_ASSIGNED TASK:_ Set out exactly every line of the entries below, starting at the line that holds "up to $517,000" and stopping after the line that holds "Passive-activity loss add-back: $39,800".

------------------------------

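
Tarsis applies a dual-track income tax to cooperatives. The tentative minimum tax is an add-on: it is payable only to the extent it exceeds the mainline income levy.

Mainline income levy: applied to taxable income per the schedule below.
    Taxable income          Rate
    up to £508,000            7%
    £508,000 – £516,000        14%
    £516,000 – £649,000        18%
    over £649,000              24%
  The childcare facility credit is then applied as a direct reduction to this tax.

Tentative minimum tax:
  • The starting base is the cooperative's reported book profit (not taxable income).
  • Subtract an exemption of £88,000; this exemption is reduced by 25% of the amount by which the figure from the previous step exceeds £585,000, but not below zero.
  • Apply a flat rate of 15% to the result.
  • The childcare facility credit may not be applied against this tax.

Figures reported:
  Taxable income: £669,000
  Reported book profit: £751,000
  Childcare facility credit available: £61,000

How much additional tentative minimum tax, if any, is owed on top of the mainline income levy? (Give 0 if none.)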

------------------------------

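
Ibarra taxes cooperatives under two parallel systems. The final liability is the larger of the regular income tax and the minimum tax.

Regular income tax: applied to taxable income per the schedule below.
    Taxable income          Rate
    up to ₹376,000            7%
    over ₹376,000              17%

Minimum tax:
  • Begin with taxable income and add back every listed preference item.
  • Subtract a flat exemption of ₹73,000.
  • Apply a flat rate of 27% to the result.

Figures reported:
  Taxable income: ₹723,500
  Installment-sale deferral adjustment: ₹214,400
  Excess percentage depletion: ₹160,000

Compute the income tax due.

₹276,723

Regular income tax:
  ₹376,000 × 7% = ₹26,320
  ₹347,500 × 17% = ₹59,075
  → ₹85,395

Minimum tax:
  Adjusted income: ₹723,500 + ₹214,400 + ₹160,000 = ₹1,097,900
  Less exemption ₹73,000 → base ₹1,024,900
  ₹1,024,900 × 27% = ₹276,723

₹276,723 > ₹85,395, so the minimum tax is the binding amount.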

------------------------------

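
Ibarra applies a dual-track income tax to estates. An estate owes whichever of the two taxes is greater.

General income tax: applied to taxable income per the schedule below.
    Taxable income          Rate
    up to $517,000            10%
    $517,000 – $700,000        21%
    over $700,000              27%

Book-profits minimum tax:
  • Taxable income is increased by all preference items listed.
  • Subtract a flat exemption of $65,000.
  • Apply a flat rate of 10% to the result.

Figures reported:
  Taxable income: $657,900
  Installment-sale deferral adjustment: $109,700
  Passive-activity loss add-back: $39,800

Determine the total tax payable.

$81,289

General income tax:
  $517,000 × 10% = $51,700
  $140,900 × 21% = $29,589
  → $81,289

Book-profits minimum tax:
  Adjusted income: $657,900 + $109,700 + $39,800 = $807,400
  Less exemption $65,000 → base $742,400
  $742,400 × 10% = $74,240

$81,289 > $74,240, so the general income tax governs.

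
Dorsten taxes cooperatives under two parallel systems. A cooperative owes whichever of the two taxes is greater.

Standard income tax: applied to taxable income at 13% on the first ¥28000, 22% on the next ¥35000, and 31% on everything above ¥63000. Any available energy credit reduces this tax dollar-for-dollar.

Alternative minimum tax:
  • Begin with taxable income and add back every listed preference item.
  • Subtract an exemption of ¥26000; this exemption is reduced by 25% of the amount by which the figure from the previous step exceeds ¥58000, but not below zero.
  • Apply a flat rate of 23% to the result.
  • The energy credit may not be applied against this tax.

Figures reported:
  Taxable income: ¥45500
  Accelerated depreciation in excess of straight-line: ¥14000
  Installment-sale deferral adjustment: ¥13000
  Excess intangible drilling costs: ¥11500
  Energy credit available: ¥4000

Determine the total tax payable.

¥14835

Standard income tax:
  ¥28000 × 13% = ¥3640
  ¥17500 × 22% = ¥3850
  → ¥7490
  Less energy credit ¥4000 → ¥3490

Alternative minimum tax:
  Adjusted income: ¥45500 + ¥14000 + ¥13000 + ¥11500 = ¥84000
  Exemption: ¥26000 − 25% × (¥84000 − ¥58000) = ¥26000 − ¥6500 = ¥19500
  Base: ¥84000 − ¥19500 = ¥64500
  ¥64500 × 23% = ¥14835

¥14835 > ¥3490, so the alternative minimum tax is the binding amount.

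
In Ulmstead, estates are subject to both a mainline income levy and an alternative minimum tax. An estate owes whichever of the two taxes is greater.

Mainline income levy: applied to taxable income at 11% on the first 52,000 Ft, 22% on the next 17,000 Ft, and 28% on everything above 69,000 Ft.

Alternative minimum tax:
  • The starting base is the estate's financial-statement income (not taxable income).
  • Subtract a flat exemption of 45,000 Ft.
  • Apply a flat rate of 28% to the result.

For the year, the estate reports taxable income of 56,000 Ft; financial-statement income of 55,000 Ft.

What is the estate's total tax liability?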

------------------------------

_OUTPUT FOR THIS TASK:_
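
    up to $517,000            10%
    $517,000 – $700,000        21%
    over $700,000              27%

Book-profits minimum tax:
  • Taxable income is increased by all preference items listed.
  • Subtract a flat exemption of $65,000.
  • Apply a flat rate of 10% to the result.

Figures reported:
  Taxable income: $657,900
  Installment-sale deferral adjustment: $109,700
  Passive-activity loss add-back: $39,800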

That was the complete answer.